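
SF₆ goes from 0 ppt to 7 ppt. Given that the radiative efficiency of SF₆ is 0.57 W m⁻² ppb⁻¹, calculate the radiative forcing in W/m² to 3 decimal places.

ΔF = 0.004 W/m²

SF₆: Δ = 7 − 0 = 7 ppt = 0.007 ppb; ΔF = 0.57 × 0.007 = 0.0040 W/m².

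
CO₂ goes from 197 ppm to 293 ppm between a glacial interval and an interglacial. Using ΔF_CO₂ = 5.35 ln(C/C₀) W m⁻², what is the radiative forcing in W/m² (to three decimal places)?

CO₂ absorption bands are partially saturated, so forcing scales with the logarithm of the concentration ratio.
CO₂: 5.35 × ln(293/197) = 5.35 × ln(1.48731) = 5.35 × 0.39697 = 2.1238 W/m².

ΔF = 2.124 W/m²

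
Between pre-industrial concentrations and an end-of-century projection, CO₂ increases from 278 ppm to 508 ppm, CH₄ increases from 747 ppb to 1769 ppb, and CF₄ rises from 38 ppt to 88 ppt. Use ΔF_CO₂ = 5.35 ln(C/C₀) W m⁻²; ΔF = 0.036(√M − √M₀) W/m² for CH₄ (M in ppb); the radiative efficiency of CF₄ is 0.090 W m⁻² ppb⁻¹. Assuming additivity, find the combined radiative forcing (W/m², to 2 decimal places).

CO₂: 5.35 × ln(508/278) = 5.35 × ln(1.82734) = 5.35 × 0.60286 = 3.2253 W/m².
CH₄: 0.036 × (√1769 − √747) = 0.036 × (42.0595 − 27.3313) = 0.036 × 14.7282 = 0.5302 W/m².
CF₄: Δ = 88 − 38 = 50 ppt = 0.050 ppb; ΔF = 0.090 × 0.050 = 0.0045 W/m².
Total ΔF = 3.2253 + 0.5302 + 0.0045 = 3.7600 W/m².

ΔF = 3.76 W/m²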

Problem to work on: Beginning at the line that holds "CO₂ goes from", reproduce each line of the records above down to and including the last one.

Result of the task:
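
CO₂ goes from 197 ppm to 293 ppm between a glacial interval and an interglacial. Using ΔF_CO₂ = 5.35 ln(C/C₀) W m⁻², what is the radiative forcing in W/m² (to three decimal places)?

CO₂ absorption bands are partially saturated, so forcing scales with the logarithm of the concentration ratio.
CO₂: 5.35 × ln(293/197) = 5.35 × ln(1.48731) = 5.35 × 0.39697 = 2.1238 W/m².

ΔF = 2.124 W/m²

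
Between pre-industrial concentrations and an end-of-century projection, CO₂ increases from 278 ppm to 508 ppm, CH₄ increases from 747 ppb to 1769 ppb, and CF₄ rises from 38 ppt to 88 ppt. Use ΔF_CO₂ = 5.35 ln(C/C₀) W m⁻²; ΔF = 0.036(√M − √M₀) W/m² for CH₄ (M in ppb); the radiative efficiency of CF₄ is 0.090 W m⁻² ppb⁻¹. Assuming additivity, find the combined radiative forcing (W/m², to 2 decimal places).

CO₂: 5.35 × ln(508/278) = 5.35 × ln(1.82734) = 5.35 × 0.60286 = 3.2253 W/m².
CH₄: 0.036 × (√1769 − √747) = 0.036 × (42.0595 − 27.3313) = 0.036 × 14.7282 = 0.5302 W/m².
CF₄: Δ = 88 − 38 = 50 ppt = 0.050 ppb; ΔF = 0.090 × 0.050 = 0.0045 W/m².
Total ΔF = 3.2253 + 0.5302 + 0.0045 = 3.7600 W/m².

ΔF = 3.76 W/m²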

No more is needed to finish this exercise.